EXERCISE -
Read through the lines below for the string "data" and copy each one that has it.

Saved entries -
========================
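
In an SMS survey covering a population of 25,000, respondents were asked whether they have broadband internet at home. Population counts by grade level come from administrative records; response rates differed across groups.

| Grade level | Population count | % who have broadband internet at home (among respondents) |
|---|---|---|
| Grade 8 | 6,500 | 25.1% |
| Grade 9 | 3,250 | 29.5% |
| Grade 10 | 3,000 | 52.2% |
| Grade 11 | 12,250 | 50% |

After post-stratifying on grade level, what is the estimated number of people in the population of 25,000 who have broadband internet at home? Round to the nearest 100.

Apply each group's respondent rate to its population count:
  Grade 8: 6,500 × 25.1% = 1631.5
  Grade 9: 3,250 × 29.5% = 958.75
  Grade 10: 3,000 × 52.2% = 1566
  Grade 11: 12,250 × 50% = 6125
Estimated total = 10281.2 → 10,300.

10,300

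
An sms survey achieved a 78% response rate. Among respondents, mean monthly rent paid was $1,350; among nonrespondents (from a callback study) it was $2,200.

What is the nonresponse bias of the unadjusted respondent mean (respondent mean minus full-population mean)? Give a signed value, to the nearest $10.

Nonresponse fraction = 1 − 0.78 = 0.22.
Bias = (nonresponse fraction) × (respondent mean − nonrespondent mean)
     = 0.22 × (1350 − 2200) = 0.22 × -850 = -187.

-$190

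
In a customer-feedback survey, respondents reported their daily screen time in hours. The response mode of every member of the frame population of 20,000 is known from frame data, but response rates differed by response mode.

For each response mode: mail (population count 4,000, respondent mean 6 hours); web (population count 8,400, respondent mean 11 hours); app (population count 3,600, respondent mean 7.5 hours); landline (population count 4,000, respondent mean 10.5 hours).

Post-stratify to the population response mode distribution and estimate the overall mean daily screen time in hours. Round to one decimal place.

Each cell contributes population-share × respondent value:
  mail: (4,000/20,000) × 6 = 1.2
  web: (8,400/20,000) × 11 = 4.62
  app: (3,600/20,000) × 7.5 = 1.35
  landline: (4,000/20,000) × 10.5 = 2.1
Post-stratified estimate = 9.27 → 9.3.

9.3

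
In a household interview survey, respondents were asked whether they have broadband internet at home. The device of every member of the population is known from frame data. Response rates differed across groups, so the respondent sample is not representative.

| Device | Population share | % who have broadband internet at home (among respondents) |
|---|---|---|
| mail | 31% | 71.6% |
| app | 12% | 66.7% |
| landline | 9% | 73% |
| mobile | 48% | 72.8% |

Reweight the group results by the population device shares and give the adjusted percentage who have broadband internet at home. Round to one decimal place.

71.7%

Weight each group's respondent value by its population share:
  mail: 0.31 × 71.6 = 22.196
  app: 0.12 × 66.7 = 8.004
  landline: 0.09 × 73 = 6.57
  mobile: 0.48 × 72.8 = 34.944
Post-stratified estimate = 71.714 → 71.7%.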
========================
TASK ANSWER -
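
In a customer-feedback survey, respondents reported their daily screen time in hours. The response mode of every member of the frame population of 20,000 is known from frame data, but response rates differed by response mode.
In a household interview survey, respondents were asked whether they have broadband internet at home. The device of every member of the population is known from frame data. Response rates differed across groups, so the respondent sample is not representative.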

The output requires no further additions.